● **Records drawn from a dataset**
-------

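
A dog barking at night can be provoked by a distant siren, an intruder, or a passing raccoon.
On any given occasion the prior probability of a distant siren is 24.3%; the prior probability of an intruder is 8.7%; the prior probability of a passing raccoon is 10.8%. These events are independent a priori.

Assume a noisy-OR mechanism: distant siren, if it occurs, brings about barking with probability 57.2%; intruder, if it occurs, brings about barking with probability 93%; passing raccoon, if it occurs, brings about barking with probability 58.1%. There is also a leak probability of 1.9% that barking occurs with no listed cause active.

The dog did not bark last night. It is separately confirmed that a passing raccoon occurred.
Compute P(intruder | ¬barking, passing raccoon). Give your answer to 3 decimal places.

Under noisy-OR, P(barking | causes) = 1 − (1−0.019)·∏(1−qᵢ) over the active causes.
Numerator (weight on configurations with intruder): 0.001895 + 0.000260 = 0.002155
Denominator P(¬barking | passing raccoon): 0.411039×0.757×0.913 + 0.028773×0.757×0.087 + 0.175925×0.243×0.913 + 0.012315×0.243×0.087 = 0.325272
Posterior = 0.002155 / 0.325272 ≈ 0.007

P(intruder | ¬barking, passing raccoon) ≈ 0.007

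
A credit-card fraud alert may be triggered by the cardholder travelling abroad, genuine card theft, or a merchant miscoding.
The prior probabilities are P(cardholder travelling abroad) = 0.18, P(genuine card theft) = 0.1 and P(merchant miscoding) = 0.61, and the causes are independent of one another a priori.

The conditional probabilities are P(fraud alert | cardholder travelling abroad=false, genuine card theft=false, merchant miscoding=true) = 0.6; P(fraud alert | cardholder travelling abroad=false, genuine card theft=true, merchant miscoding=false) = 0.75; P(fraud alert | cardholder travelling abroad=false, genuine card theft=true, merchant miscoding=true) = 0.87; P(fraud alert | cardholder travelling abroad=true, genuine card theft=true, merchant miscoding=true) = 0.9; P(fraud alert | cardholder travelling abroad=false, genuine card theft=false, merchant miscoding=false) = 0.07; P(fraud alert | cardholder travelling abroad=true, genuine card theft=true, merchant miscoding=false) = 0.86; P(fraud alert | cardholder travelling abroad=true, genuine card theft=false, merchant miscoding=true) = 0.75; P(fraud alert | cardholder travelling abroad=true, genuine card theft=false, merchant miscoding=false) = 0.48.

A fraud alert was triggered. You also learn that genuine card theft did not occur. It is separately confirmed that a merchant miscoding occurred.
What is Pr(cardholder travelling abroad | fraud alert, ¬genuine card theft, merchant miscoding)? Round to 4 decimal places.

Pr(cardholder travelling abroad | fraud alert, ¬genuine card theft, merchant miscoding) ≈ 0.2153

Enumerate both values of cardholder travelling abroad and weight by the priors:
  P(fraud alert | ¬genuine card theft, merchant miscoding) = 0.6*0.82 + 0.75*0.18
        = 0.492000 + 0.135000 = 0.627000
Configurations with cardholder travelling abroad contribute 0.135000, so
  P(cardholder travelling abroad | fraud alert, ¬genuine card theft, merchant miscoding) = 0.135000 / 0.627000 ≈ 0.2153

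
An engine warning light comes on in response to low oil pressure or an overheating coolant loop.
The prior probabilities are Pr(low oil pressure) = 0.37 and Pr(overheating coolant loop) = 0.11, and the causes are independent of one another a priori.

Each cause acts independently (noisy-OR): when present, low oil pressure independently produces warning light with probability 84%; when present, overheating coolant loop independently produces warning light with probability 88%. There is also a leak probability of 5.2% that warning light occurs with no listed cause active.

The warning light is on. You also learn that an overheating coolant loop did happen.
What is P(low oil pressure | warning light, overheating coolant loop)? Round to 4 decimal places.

Under noisy-OR, P(warning light | causes) = 1 − (1−0.052)·∏(1−qᵢ) over the active causes.
Enumerate both values of low oil pressure and weight by the priors:
  P(warning light | overheating coolant loop) = 0.88624*0.63 + 0.981798*0.37
        = 0.558331 + 0.363265 = 0.921596
Configurations with low oil pressure contribute 0.363265, so
  P(low oil pressure | warning light, overheating coolant loop) = 0.363265 / 0.921596 ≈ 0.3942

P(low oil pressure | warning light, overheating coolant loop) ≈ 0.3942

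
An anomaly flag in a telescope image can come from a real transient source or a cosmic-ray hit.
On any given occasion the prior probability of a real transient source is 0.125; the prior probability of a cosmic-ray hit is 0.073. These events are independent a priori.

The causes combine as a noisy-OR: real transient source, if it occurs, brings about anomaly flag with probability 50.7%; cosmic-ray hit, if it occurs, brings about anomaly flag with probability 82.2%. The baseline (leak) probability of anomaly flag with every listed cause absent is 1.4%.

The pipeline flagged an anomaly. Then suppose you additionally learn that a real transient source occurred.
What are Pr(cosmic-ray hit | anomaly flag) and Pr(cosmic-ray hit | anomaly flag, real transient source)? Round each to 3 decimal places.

Under noisy-OR, P(anomaly flag | causes) = 1 − (1−0.014)·∏(1−qᵢ) over the active causes.
P(anomaly flag) = 0.014×0.875×0.927 + 0.824492×0.875×0.073 + 0.513902×0.125×0.927 + 0.913475×0.125×0.073 = 0.011356 + 0.052664 + 0.059548 + 0.008335 = 0.131903
The cosmic-ray hit-present share is 0.052664 + 0.008335 = 0.060999.
P(cosmic-ray hit | anomaly flag) = 0.060999 / 0.131903 ≈ 0.462

With the extra evidence:
P(anomaly flag | real transient source) = 0.513902×0.927 + 0.913475×0.073 = 0.476387 + 0.066684 = 0.543071
Restricting to configurations with cosmic-ray hit present: 0.913475×0.073 = 0.066684.
P(cosmic-ray hit | anomaly flag, real transient source) = 0.066684 / 0.543071 ≈ 0.123
The drop from 0.462 to 0.123 is the explaining-away (discounting) effect.

Pr(cosmic-ray hit | anomaly flag) ≈ 0.462; Pr(cosmic-ray hit | anomaly flag, real transient source) ≈ 0.123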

-------

● **EXERCISE PROMPT**
The records above must be transcribed without a single omission.

● **ANSWER AREA**
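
A dog barking at night can be provoked by a distant siren, an intruder, or a passing raccoon.
On any given occasion the prior probability of a distant siren is 24.3%; the prior probability of an intruder is 8.7%; the prior probability of a passing raccoon is 10.8%. These events are independent a priori.

Assume a noisy-OR mechanism: distant siren, if it occurs, brings about barking with probability 57.2%; intruder, if it occurs, brings about barking with probability 93%; passing raccoon, if it occurs, brings about barking with probability 58.1%. There is also a leak probability of 1.9% that barking occurs with no listed cause active.

The dog did not bark last night. It is separately confirmed that a passing raccoon occurred.
Compute P(intruder | ¬barking, passing raccoon). Give your answer to 3 decimal places.

Under noisy-OR, P(barking | causes) = 1 − (1−0.019)·∏(1−qᵢ) over the active causes.
Numerator (weight on configurations with intruder): 0.001895 + 0.000260 = 0.002155
Denominator P(¬barking | passing raccoon): 0.411039×0.757×0.913 + 0.028773×0.757×0.087 + 0.175925×0.243×0.913 + 0.012315×0.243×0.087 = 0.325272
Posterior = 0.002155 / 0.325272 ≈ 0.007

P(intruder | ¬barking, passing raccoon) ≈ 0.007

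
A credit-card fraud alert may be triggered by the cardholder travelling abroad, genuine card theft, or a merchant miscoding.
The prior probabilities are P(cardholder travelling abroad) = 0.18, P(genuine card theft) = 0.1 and P(merchant miscoding) = 0.61, and the causes are independent of one another a priori.

The conditional probabilities are P(fraud alert | cardholder travelling abroad=false, genuine card theft=false, merchant miscoding=true) = 0.6; P(fraud alert | cardholder travelling abroad=false, genuine card theft=true, merchant miscoding=false) = 0.75; P(fraud alert | cardholder travelling abroad=false, genuine card theft=true, merchant miscoding=true) = 0.87; P(fraud alert | cardholder travelling abroad=true, genuine card theft=true, merchant miscoding=true) = 0.9; P(fraud alert | cardholder travelling abroad=false, genuine card theft=false, merchant miscoding=false) = 0.07; P(fraud alert | cardholder travelling abroad=true, genuine card theft=true, merchant miscoding=false) = 0.86; P(fraud alert | cardholder travelling abroad=true, genuine card theft=false, merchant miscoding=true) = 0.75; P(fraud alert | cardholder travelling abroad=true, genuine card theft=false, merchant miscoding=false) = 0.48.

A fraud alert was triggered. You also learn that genuine card theft did not occur. It is separately confirmed that a merchant miscoding occurred.
What is Pr(cardholder travelling abroad | fraud alert, ¬genuine card theft, merchant miscoding)? Round to 4 decimal places.

Pr(cardholder travelling abroad | fraud alert, ¬genuine card theft, merchant miscoding) ≈ 0.2153

Enumerate both values of cardholder travelling abroad and weight by the priors:
  P(fraud alert | ¬genuine card theft, merchant miscoding) = 0.6*0.82 + 0.75*0.18
        = 0.492000 + 0.135000 = 0.627000
Configurations with cardholder travelling abroad contribute 0.135000, so
  P(cardholder travelling abroad | fraud alert, ¬genuine card theft, merchant miscoding) = 0.135000 / 0.627000 ≈ 0.2153

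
An engine warning light comes on in response to low oil pressure or an overheating coolant loop.
The prior probabilities are Pr(low oil pressure) = 0.37 and Pr(overheating coolant loop) = 0.11, and the causes are independent of one another a priori.

Each cause acts independently (noisy-OR): when present, low oil pressure independently produces warning light with probability 84%; when present, overheating coolant loop independently produces warning light with probability 88%. There is also a leak probability of 5.2% that warning light occurs with no listed cause active.

The warning light is on. You also learn that an overheating coolant loop did happen.
What is P(low oil pressure | warning light, overheating coolant loop)? Round to 4 decimal places.

Under noisy-OR, P(warning light | causes) = 1 − (1−0.052)·∏(1−qᵢ) over the active causes.
Enumerate both values of low oil pressure and weight by the priors:
  P(warning light | overheating coolant loop) = 0.88624*0.63 + 0.981798*0.37
        = 0.558331 + 0.363265 = 0.921596
Configurations with low oil pressure contribute 0.363265, so
  P(low oil pressure | warning light, overheating coolant loop) = 0.363265 / 0.921596 ≈ 0.3942

P(low oil pressure | warning light, overheating coolant loop) ≈ 0.3942

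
An anomaly flag in a telescope image can come from a real transient source or a cosmic-ray hit.
On any given occasion the prior probability of a real transient source is 0.125; the prior probability of a cosmic-ray hit is 0.073. These events are independent a priori.

The causes combine as a noisy-OR: real transient source, if it occurs, brings about anomaly flag with probability 50.7%; cosmic-ray hit, if it occurs, brings about anomaly flag with probability 82.2%. The baseline (leak) probability of anomaly flag with every listed cause absent is 1.4%.

The pipeline flagged an anomaly. Then suppose you additionally learn that a real transient source occurred.
What are Pr(cosmic-ray hit | anomaly flag) and Pr(cosmic-ray hit | anomaly flag, real transient source)? Round each to 3 decimal places.

Under noisy-OR, P(anomaly flag | causes) = 1 − (1−0.014)·∏(1−qᵢ) over the active causes.
P(anomaly flag) = 0.014×0.875×0.927 + 0.824492×0.875×0.073 + 0.513902×0.125×0.927 + 0.913475×0.125×0.073 = 0.011356 + 0.052664 + 0.059548 + 0.008335 = 0.131903
The cosmic-ray hit-present share is 0.052664 + 0.008335 = 0.060999.
P(cosmic-ray hit | anomaly flag) = 0.060999 / 0.131903 ≈ 0.462

With the extra evidence:
P(anomaly flag | real transient source) = 0.513902×0.927 + 0.913475×0.073 = 0.476387 + 0.066684 = 0.543071
Restricting to configurations with cosmic-ray hit present: 0.913475×0.073 = 0.066684.
P(cosmic-ray hit | anomaly flag, real transient source) = 0.066684 / 0.543071 ≈ 0.123
The drop from 0.462 to 0.123 is the explaining-away (discounting) effect.

Pr(cosmic-ray hit | anomaly flag) ≈ 0.462; Pr(cosmic-ray hit | anomaly flag, real transient source) ≈ 0.123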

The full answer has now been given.